[[ Exercise materials open ]]

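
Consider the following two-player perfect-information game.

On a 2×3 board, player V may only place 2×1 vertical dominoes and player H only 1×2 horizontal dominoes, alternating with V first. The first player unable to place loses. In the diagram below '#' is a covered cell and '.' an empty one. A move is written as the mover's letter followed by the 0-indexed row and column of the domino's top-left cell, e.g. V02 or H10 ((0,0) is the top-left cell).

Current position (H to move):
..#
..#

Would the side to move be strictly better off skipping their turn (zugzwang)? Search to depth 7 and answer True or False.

p1 H@[..#/..#]: H00[###/..#]+1* H10[..#/###]+1
p2 V@[###/..#] terminal -1; root [..#/..#] d7
pass branch (V moves first from the same position):
  | p1 V@[..#/..#]: V00[#.#/#.#]+1* V01[.##/.##]+1
  | p2 H@[#.#/#.#] terminal -1; root [..#/..#] d7
H moving scores +1; H passing scores -1

zugzwang(..#/..#, H) = False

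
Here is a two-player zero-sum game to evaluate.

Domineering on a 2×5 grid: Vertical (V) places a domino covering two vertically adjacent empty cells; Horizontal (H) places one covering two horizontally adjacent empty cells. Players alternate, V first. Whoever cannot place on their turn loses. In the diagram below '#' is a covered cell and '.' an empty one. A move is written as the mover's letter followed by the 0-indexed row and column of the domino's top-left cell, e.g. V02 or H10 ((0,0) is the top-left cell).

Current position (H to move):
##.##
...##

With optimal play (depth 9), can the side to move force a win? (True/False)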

[[ Exercise materials closed ]]

◆ Action item ◆
Would you transcribe the listing word for word?

◆ Output for this exercise ◆
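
Consider the following two-player perfect-information game.

On a 2×3 board, player V may only place 2×1 vertical dominoes and player H only 1×2 horizontal dominoes, alternating with V first. The first player unable to place loses. In the diagram below '#' is a covered cell and '.' an empty one. A move is written as the mover's letter followed by the 0-indexed row and column of the domino's top-left cell, e.g. V02 or H10 ((0,0) is the top-left cell).

Current position (H to move):
..#
..#

Would the side to move be strictly better off skipping their turn (zugzwang)? Search to depth 7 and answer True or False.

p1 H@[..#/..#]: H00[###/..#]+1* H10[..#/###]+1
p2 V@[###/..#] terminal -1; root [..#/..#] d7
pass branch (V moves first from the same position):
  | p1 V@[..#/..#]: V00[#.#/#.#]+1* V01[.##/.##]+1
  | p2 H@[#.#/#.#] terminal -1; root [..#/..#] d7
H moving scores +1; H passing scores -1

zugzwang(..#/..#, H) = False

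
Here is a two-player zero-sum game to evaluate.

Domineering on a 2×5 grid: Vertical (V) places a domino covering two vertically adjacent empty cells; Horizontal (H) places one covering two horizontally adjacent empty cells. Players alternate, V first. Whoever cannot place on their turn loses. In the diagram below '#' is a covered cell and '.' an empty one. A move is written as the mover's letter followed by the 0-indexed row and column of the domino's top-left cell, e.g. V02 or H10 ((0,0) is the top-left cell).

Current position (H to move):
##.##
...##

With optimal play (depth 9), can the side to move force a win? (True/False)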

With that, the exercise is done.